Saved entries =>
>>>>>
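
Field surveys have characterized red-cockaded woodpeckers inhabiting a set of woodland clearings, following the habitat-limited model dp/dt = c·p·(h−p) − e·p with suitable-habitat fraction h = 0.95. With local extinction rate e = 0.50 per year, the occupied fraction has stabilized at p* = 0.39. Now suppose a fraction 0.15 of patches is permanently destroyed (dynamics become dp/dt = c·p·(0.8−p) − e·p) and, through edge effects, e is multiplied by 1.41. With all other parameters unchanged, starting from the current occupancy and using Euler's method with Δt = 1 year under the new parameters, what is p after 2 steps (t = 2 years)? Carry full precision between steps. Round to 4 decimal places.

Balance c(h−p*) = e gives c = e/(0.95 − 0.39000) = 0.50/0.56000 = 0.89286.
Starting from p₀ = 0.39000; update p ← p + (dp/dt)·Δt with the new parameters.
step 1: Δp = -0.13218, p = 0.25782
step 2: Δp = -0.05695, p = 0.20086

0.2009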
<<<<<
An exact reproduction of all the records is needed.

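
Field surveys have characterized red-cockaded woodpeckers inhabiting a set of woodland clearings, following the habitat-limited model dp/dt = c·p·(h−p) − e·p with suitable-habitat fraction h = 0.95. With local extinction rate e = 0.50 per year, the occupied fraction has stabilized at p* = 0.39. Now suppose a fraction 0.15 of patches is permanently destroyed (dynamics become dp/dt = c·p·(0.8−p) − e·p) and, through edge effects, e is multiplied by 1.41. With all other parameters unchanged, starting from the current occupancy and using Euler's method with Δt = 1 year under the new parameters, what is p after 2 steps (t = 2 years)? Carry full precision between steps. Round to 4 decimal places.

Balance c(h−p*) = e gives c = e/(0.95 − 0.39000) = 0.50/0.56000 = 0.89286.
Starting from p₀ = 0.39000; update p ← p + (dp/dt)·Δt with the new parameters.
step 1: Δp = -0.13218, p = 0.25782
step 2: Δp = -0.05695, p = 0.20086

0.2009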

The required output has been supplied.